[Work to be completed]
The material below must be restated exactly, line by line.
*** Opening of Data under study ***
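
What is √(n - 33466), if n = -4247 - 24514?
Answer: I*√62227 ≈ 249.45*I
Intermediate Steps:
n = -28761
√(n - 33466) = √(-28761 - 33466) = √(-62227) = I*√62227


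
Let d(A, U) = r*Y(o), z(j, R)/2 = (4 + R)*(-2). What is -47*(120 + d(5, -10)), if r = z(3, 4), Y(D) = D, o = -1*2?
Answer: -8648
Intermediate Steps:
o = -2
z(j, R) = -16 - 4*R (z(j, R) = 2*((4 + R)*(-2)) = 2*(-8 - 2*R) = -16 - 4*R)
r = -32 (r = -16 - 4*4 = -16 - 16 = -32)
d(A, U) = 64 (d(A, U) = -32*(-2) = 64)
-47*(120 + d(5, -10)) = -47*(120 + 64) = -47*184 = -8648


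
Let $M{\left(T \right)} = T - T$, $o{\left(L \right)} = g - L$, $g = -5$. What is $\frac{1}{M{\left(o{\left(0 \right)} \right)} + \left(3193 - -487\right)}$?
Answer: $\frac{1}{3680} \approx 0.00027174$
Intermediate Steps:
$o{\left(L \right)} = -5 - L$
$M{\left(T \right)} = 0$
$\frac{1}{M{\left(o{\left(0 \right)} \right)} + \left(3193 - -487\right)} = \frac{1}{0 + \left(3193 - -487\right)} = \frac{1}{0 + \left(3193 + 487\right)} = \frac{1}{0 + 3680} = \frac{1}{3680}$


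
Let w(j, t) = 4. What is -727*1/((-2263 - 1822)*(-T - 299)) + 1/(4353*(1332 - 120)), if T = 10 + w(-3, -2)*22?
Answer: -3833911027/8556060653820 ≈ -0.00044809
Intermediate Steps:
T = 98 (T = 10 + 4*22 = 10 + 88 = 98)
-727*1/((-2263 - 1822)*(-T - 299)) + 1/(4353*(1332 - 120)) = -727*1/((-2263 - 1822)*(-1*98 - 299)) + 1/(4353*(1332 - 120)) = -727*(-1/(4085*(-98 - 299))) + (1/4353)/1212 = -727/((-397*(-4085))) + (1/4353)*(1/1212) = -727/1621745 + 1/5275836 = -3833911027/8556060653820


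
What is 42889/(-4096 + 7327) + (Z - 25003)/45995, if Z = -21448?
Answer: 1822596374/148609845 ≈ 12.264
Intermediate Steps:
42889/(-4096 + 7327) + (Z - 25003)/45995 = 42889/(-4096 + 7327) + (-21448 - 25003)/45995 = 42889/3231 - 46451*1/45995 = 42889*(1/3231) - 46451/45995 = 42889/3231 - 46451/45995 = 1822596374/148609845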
*** Close of Data under study ***
[Exercise output]
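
What is √(n - 33466), if n = -4247 - 24514?
Answer: I*√62227 ≈ 249.45*I
Intermediate Steps:
n = -28761
√(n - 33466) = √(-28761 - 33466) = √(-62227) = I*√62227


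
Let d(A, U) = r*Y(o), z(j, R)/2 = (4 + R)*(-2). What is -47*(120 + d(5, -10)), if r = z(3, 4), Y(D) = D, o = -1*2?
Answer: -8648
Intermediate Steps:
o = -2
z(j, R) = -16 - 4*R (z(j, R) = 2*((4 + R)*(-2)) = 2*(-8 - 2*R) = -16 - 4*R)
r = -32 (r = -16 - 4*4 = -16 - 16 = -32)
d(A, U) = 64 (d(A, U) = -32*(-2) = 64)
-47*(120 + d(5, -10)) = -47*(120 + 64) = -47*184 = -8648


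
Let $M{\left(T \right)} = T - T$, $o{\left(L \right)} = g - L$, $g = -5$. What is $\frac{1}{M{\left(o{\left(0 \right)} \right)} + \left(3193 - -487\right)}$?
Answer: $\frac{1}{3680} \approx 0.00027174$
Intermediate Steps:
$o{\left(L \right)} = -5 - L$
$M{\left(T \right)} = 0$
$\frac{1}{M{\left(o{\left(0 \right)} \right)} + \left(3193 - -487\right)} = \frac{1}{0 + \left(3193 - -487\right)} = \frac{1}{0 + \left(3193 + 487\right)} = \frac{1}{0 + 3680} = \frac{1}{3680}$


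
Let w(j, t) = 4. What is -727*1/((-2263 - 1822)*(-T - 299)) + 1/(4353*(1332 - 120)), if T = 10 + w(-3, -2)*22?
Answer: -3833911027/8556060653820 ≈ -0.00044809
Intermediate Steps:
T = 98 (T = 10 + 4*22 = 10 + 88 = 98)
-727*1/((-2263 - 1822)*(-T - 299)) + 1/(4353*(1332 - 120)) = -727*1/((-2263 - 1822)*(-1*98 - 299)) + 1/(4353*(1332 - 120)) = -727*(-1/(4085*(-98 - 299))) + (1/4353)/1212 = -727/((-397*(-4085))) + (1/4353)*(1/1212) = -727/1621745 + 1/5275836 = -3833911027/8556060653820


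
What is 42889/(-4096 + 7327) + (Z - 25003)/45995, if Z = -21448?
Answer: 1822596374/148609845 ≈ 12.264
Intermediate Steps:
42889/(-4096 + 7327) + (Z - 25003)/45995 = 42889/(-4096 + 7327) + (-21448 - 25003)/45995 = 42889/3231 - 46451*1/45995 = 42889*(1/3231) - 46451/45995 = 42889/3231 - 46451/45995 = 1822596374/148609845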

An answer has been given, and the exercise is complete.